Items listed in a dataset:
◇ ◇ ◇

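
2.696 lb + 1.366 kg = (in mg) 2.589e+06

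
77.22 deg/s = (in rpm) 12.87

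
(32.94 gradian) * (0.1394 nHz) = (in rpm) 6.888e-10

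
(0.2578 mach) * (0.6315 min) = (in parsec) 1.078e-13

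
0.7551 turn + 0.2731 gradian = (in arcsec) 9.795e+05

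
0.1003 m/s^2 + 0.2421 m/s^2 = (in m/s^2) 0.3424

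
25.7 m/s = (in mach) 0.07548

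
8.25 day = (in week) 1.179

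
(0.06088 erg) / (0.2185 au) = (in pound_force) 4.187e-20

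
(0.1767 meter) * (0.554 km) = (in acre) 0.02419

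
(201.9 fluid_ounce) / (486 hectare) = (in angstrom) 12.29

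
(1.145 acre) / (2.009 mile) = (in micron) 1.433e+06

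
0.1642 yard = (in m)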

◇ ◇ ◇

- [YOUR INSTRUCTIONS]: Take the entries and copy them out exactly.

- [RESULT]:
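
2.696 lb + 1.366 kg = (in mg) 2.589e+06

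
77.22 deg/s = (in rpm) 12.87

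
(32.94 gradian) * (0.1394 nHz) = (in rpm) 6.888e-10

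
(0.2578 mach) * (0.6315 min) = (in parsec) 1.078e-13

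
0.7551 turn + 0.2731 gradian = (in arcsec) 9.795e+05

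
0.1003 m/s^2 + 0.2421 m/s^2 = (in m/s^2) 0.3424

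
25.7 m/s = (in mach) 0.07548

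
8.25 day = (in week) 1.179

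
(0.06088 erg) / (0.2185 au) = (in pound_force) 4.187e-20

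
(0.1767 meter) * (0.554 km) = (in acre) 0.02419

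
(201.9 fluid_ounce) / (486 hectare) = (in angstrom) 12.29

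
(1.145 acre) / (2.009 mile) = (in micron) 1.433e+06

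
0.1642 yard = (in m)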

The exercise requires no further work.